**WHAT IS NEEDED:**
Could you print every record exactly as it stands?

-------- RECORDS PROVIDED

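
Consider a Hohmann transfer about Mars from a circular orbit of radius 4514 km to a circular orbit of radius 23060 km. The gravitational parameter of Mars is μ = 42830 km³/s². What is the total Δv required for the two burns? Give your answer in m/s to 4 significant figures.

Semi-major axis of the transfer orbit: a_t = (4514 + 23060)/2 = 13787 km.
At r₁ the circular-orbit speed is v₁ = √(μ/r₁) = 3.0803 km/s.
On the transfer ellipse at r₁, vis-viva equation gives v_p = √[μ(2/r₁ − 1/a_t)] = 3.9837 km/s.
First burn Δv₁ = |v_p − v₁| = 0.9034 km/s.
At r₂, v₂ = √(μ/r₂) = 1.3628 km/s.
Transfer-orbit speed at r₂: v_a = √[μ(2/r₂ − 1/a_t)] = 0.77981 km/s.
Second burn Δv₂ = |v₂ − v_a| = 0.5830 km/s.
Total Δv = Δv₁ + Δv₂ = 1.486 km/s.

Δv = 1486 m/s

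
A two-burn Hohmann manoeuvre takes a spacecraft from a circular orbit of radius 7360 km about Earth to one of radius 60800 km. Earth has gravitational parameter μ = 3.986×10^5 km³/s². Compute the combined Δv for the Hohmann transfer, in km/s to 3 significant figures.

Semi-major axis of the transfer orbit: a_t = (7360 + 60800)/2 = 34080 km.
At r₁ the circular-orbit speed is v₁ = √(μ/r₁) = 7.3592 km/s.
Transfer-orbit speed at r₁ (vis-viva equation): v_p = √[μ(2/r₁ − 1/a_t)] = 9.8295 km/s.
First burn Δv₁ = |v_p − v₁| = 2.470 km/s.
At r₂, v₂ = √(μ/r₂) = 2.5605 km/s.
Transfer-orbit speed at r₂: v_a = √[μ(2/r₂ − 1/a_t)] = 1.1899 km/s.
Second burn Δv₂ = |v₂ − v_a| = 1.371 km/s.
Total Δv = Δv₁ + Δv₂ = 3.841 km/s.

Δv = 3.84 km/s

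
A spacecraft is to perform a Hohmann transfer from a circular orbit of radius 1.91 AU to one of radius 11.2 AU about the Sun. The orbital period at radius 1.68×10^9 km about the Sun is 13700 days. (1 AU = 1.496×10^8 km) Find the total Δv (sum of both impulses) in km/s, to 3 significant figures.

From Kepler's third law T² = 4π²r³/μ at r = 1.68×10^9 km, T = 13700 days = 13700 × 86400 s = 1.18368×10^9 s: μ = 4π²r³/T² = 1.33604×10^11 km³/s².
In km: r₁ = 1.91 × 1.496×10^8 = 2.85736×10^8 km; r₂ = 11.2 × 1.496×10^8 = 1.67552×10^9 km.
Transfer-ellipse semi-major axis a_t = (r₁ + r₂)/2 = (2.85736×10^8 + 1.67552×10^9)/2 = 9.80628×10^8 km.
At r₁ the circular-orbit speed is v₁ = √(μ/r₁) = 21.624 km/s.
Transfer-orbit speed at r₁ (vis-viva equation): v_p = √[μ(2/r₁ − 1/a_t)] = 28.265 km/s.
First burn Δv₁ = |v_p − v₁| = 6.641 km/s.
Circular speed at r₂: v₂ = √(μ/r₂) = 8.92965 km/s.
Transfer-orbit speed at r₂: v_a = √[μ(2/r₂ − 1/a_t)] = 4.82020 km/s.
Second burn Δv₂ = |v₂ − v_a| = 4.109 km/s.
Δv = Δv₁ + Δv₂ = 6.641 + 4.109 = 10.75 km/s.

Δv = 10.8 km/s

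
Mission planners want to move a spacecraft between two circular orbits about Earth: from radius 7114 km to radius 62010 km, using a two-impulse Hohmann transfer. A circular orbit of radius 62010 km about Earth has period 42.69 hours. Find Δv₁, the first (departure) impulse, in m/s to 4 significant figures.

From Kepler's third law T² = 4π²r³/μ at r = 62010 km, T = 42.69 hours = 42.69 × 3600 s = 1.53684×10^5 s: μ = 4π²r³/T² = 3.98554×10^5 km³/s².
Transfer-ellipse semi-major axis a_t = (r₁ + r₂)/2 = (7114 + 62010)/2 = 34562 km.
Circular speed at r = 7114 km: v_c = √(μ/r) = 7.4849 km/s.
Vis-viva on the transfer ellipse at r = 7114 km gives v_t = √[μ(2/r − 1/a_t)] = 10.026 km/s.
Δv₁ = |v_t − v_c| = |10.026 − 7.4849| = 2.541 km/s.

Δv₁ = 2541 m/s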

----------------

**ANSWER TO THE EXERCISE:**
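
Consider a Hohmann transfer about Mars from a circular orbit of radius 4514 km to a circular orbit of radius 23060 km. The gravitational parameter of Mars is μ = 42830 km³/s². What is the total Δv required for the two burns? Give your answer in m/s to 4 significant figures.

Semi-major axis of the transfer orbit: a_t = (4514 + 23060)/2 = 13787 km.
At r₁ the circular-orbit speed is v₁ = √(μ/r₁) = 3.0803 km/s.
On the transfer ellipse at r₁, vis-viva equation gives v_p = √[μ(2/r₁ − 1/a_t)] = 3.9837 km/s.
First burn Δv₁ = |v_p − v₁| = 0.9034 km/s.
At r₂, v₂ = √(μ/r₂) = 1.3628 km/s.
Transfer-orbit speed at r₂: v_a = √[μ(2/r₂ − 1/a_t)] = 0.77981 km/s.
Second burn Δv₂ = |v₂ − v_a| = 0.5830 km/s.
Total Δv = Δv₁ + Δv₂ = 1.486 km/s.

Δv = 1486 m/s

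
A two-burn Hohmann manoeuvre takes a spacecraft from a circular orbit of radius 7360 km about Earth to one of radius 60800 km. Earth has gravitational parameter μ = 3.986×10^5 km³/s². Compute the combined Δv for the Hohmann transfer, in km/s to 3 significant figures.

Semi-major axis of the transfer orbit: a_t = (7360 + 60800)/2 = 34080 km.
At r₁ the circular-orbit speed is v₁ = √(μ/r₁) = 7.3592 km/s.
Transfer-orbit speed at r₁ (vis-viva equation): v_p = √[μ(2/r₁ − 1/a_t)] = 9.8295 km/s.
First burn Δv₁ = |v_p − v₁| = 2.470 km/s.
At r₂, v₂ = √(μ/r₂) = 2.5605 km/s.
Transfer-orbit speed at r₂: v_a = √[μ(2/r₂ − 1/a_t)] = 1.1899 km/s.
Second burn Δv₂ = |v₂ − v_a| = 1.371 km/s.
Total Δv = Δv₁ + Δv₂ = 3.841 km/s.

Δv = 3.84 km/s

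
A spacecraft is to perform a Hohmann transfer from a circular orbit of radius 1.91 AU to one of radius 11.2 AU about the Sun. The orbital period at radius 1.68×10^9 km about the Sun is 13700 days. (1 AU = 1.496×10^8 km) Find the total Δv (sum of both impulses) in km/s, to 3 significant figures.

From Kepler's third law T² = 4π²r³/μ at r = 1.68×10^9 km, T = 13700 days = 13700 × 86400 s = 1.18368×10^9 s: μ = 4π²r³/T² = 1.33604×10^11 km³/s².
In km: r₁ = 1.91 × 1.496×10^8 = 2.85736×10^8 km; r₂ = 11.2 × 1.496×10^8 = 1.67552×10^9 km.
Transfer-ellipse semi-major axis a_t = (r₁ + r₂)/2 = (2.85736×10^8 + 1.67552×10^9)/2 = 9.80628×10^8 km.
At r₁ the circular-orbit speed is v₁ = √(μ/r₁) = 21.624 km/s.
Transfer-orbit speed at r₁ (vis-viva equation): v_p = √[μ(2/r₁ − 1/a_t)] = 28.265 km/s.
First burn Δv₁ = |v_p − v₁| = 6.641 km/s.
Circular speed at r₂: v₂ = √(μ/r₂) = 8.92965 km/s.
Transfer-orbit speed at r₂: v_a = √[μ(2/r₂ − 1/a_t)] = 4.82020 km/s.
Second burn Δv₂ = |v₂ − v_a| = 4.109 km/s.
Δv = Δv₁ + Δv₂ = 6.641 + 4.109 = 10.75 km/s.

Δv = 10.8 km/s

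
Mission planners want to move a spacecraft between two circular orbits about Earth: from radius 7114 km to radius 62010 km, using a two-impulse Hohmann transfer. A circular orbit of radius 62010 km about Earth has period 42.69 hours. Find Δv₁, the first (departure) impulse, in m/s to 4 significant figures.

From Kepler's third law T² = 4π²r³/μ at r = 62010 km, T = 42.69 hours = 42.69 × 3600 s = 1.53684×10^5 s: μ = 4π²r³/T² = 3.98554×10^5 km³/s².
Transfer-ellipse semi-major axis a_t = (r₁ + r₂)/2 = (7114 + 62010)/2 = 34562 km.
Circular speed at r = 7114 km: v_c = √(μ/r) = 7.4849 km/s.
Vis-viva on the transfer ellipse at r = 7114 km gives v_t = √[μ(2/r − 1/a_t)] = 10.026 km/s.
Δv₁ = |v_t − v_c| = |10.026 − 7.4849| = 2.541 km/s.

Δv₁ = 2541 m/s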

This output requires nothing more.